=== Raw data ===
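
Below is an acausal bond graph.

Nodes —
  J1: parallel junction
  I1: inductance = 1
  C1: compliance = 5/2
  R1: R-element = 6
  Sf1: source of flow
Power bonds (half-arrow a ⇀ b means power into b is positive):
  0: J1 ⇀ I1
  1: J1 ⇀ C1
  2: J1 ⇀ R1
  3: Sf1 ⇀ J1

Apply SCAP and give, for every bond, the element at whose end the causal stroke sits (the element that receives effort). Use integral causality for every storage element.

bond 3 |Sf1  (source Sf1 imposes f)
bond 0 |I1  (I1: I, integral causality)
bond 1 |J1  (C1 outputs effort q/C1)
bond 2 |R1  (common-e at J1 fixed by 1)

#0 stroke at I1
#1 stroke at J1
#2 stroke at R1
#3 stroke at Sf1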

--

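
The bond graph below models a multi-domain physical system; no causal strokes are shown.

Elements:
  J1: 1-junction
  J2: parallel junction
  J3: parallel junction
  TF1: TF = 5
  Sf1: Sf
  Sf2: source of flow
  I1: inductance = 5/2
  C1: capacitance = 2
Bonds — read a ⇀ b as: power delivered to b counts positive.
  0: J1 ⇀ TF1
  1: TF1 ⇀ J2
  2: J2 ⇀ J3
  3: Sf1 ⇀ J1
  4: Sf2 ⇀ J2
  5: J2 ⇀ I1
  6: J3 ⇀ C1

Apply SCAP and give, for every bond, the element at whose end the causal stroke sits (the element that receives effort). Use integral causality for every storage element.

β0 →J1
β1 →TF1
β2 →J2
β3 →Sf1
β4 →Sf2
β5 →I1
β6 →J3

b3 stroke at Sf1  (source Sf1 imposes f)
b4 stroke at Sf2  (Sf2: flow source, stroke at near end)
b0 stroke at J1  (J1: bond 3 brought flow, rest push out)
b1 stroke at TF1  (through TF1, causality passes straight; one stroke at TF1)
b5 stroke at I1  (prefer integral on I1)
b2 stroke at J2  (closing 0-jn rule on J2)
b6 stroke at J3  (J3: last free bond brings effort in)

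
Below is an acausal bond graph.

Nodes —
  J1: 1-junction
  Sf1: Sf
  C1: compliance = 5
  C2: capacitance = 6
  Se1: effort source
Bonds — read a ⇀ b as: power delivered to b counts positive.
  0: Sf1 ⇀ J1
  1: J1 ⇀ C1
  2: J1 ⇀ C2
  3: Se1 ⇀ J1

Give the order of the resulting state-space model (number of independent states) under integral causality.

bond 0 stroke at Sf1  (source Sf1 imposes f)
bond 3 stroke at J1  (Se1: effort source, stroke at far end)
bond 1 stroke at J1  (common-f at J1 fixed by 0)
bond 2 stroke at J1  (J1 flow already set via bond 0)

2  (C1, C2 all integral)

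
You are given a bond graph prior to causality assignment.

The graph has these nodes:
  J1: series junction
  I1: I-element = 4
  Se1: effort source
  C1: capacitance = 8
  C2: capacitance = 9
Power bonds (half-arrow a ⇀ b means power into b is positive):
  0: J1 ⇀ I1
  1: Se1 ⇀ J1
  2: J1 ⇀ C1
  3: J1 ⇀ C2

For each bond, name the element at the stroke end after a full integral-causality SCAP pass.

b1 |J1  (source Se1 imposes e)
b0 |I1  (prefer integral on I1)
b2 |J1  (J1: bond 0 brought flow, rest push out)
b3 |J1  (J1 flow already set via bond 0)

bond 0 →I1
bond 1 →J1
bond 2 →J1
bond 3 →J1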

---

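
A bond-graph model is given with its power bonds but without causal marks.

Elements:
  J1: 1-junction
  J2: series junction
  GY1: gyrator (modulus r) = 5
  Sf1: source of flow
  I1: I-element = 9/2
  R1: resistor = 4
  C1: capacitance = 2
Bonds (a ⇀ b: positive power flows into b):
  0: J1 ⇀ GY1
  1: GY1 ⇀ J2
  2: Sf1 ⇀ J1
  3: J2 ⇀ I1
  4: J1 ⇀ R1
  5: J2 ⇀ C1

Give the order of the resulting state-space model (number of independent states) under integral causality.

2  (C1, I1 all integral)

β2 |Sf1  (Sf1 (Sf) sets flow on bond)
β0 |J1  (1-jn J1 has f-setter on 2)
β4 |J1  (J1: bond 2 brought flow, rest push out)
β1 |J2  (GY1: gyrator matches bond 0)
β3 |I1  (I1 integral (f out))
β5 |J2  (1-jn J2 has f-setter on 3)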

=== Task to complete ===
Check each line of the listing for "parallel", and copy the ones that hold it.

=== Answer to the problem ===
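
  J1: parallel junction
  J2: parallel junction
  J3: parallel junction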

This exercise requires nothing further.